# Exercise goal:
Copy out the records below exactly as they appear.

Segment Start: Data supplied

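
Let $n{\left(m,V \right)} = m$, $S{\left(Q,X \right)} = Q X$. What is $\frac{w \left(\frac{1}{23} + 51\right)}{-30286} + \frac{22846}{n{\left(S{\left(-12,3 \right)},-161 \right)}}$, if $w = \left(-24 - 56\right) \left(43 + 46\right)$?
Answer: $- \frac{3903275327}{6269202} \approx -622.61$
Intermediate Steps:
$w = -7120$ ($w = \left(-80\right) 89 = -7120$)
$\frac{w \left(\frac{1}{23} + 51\right)}{-30286} + \frac{22846}{n{\left(S{\left(-12,3 \right)},-161 \right)}} = \frac{\left(-7120\right) \left(\frac{1}{23} + 51\right)}{-30286} + \frac{22846}{\left(-12\right) 3} = - 7120 \left(\frac{1}{23} + 51\right) \left(- \frac{1}{30286}\right) + \frac{22846}{-36} = \left(-7120\right) \frac{1174}{23} \left(- \frac{1}{30286}\right) + 22846 \left(- \frac{1}{36}\right) = \left(- \frac{8358880}{23}\right) \left(- \frac{1}{30286}\right) - \frac{11423}{18} = \frac{4179440}{348289} - \frac{11423}{18} = - \frac{3903275327}{6269202}$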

Segment End: Data supplied

# Solution:
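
Let $n{\left(m,V \right)} = m$, $S{\left(Q,X \right)} = Q X$. What is $\frac{w \left(\frac{1}{23} + 51\right)}{-30286} + \frac{22846}{n{\left(S{\left(-12,3 \right)},-161 \right)}}$, if $w = \left(-24 - 56\right) \left(43 + 46\right)$?
Answer: $- \frac{3903275327}{6269202} \approx -622.61$
Intermediate Steps:
$w = -7120$ ($w = \left(-80\right) 89 = -7120$)
$\frac{w \left(\frac{1}{23} + 51\right)}{-30286} + \frac{22846}{n{\left(S{\left(-12,3 \right)},-161 \right)}} = \frac{\left(-7120\right) \left(\frac{1}{23} + 51\right)}{-30286} + \frac{22846}{\left(-12\right) 3} = - 7120 \left(\frac{1}{23} + 51\right) \left(- \frac{1}{30286}\right) + \frac{22846}{-36} = \left(-7120\right) \frac{1174}{23} \left(- \frac{1}{30286}\right) + 22846 \left(- \frac{1}{36}\right) = \left(- \frac{8358880}{23}\right) \left(- \frac{1}{30286}\right) - \frac{11423}{18} = \frac{4179440}{348289} - \frac{11423}{18} = - \frac{3903275327}{6269202}$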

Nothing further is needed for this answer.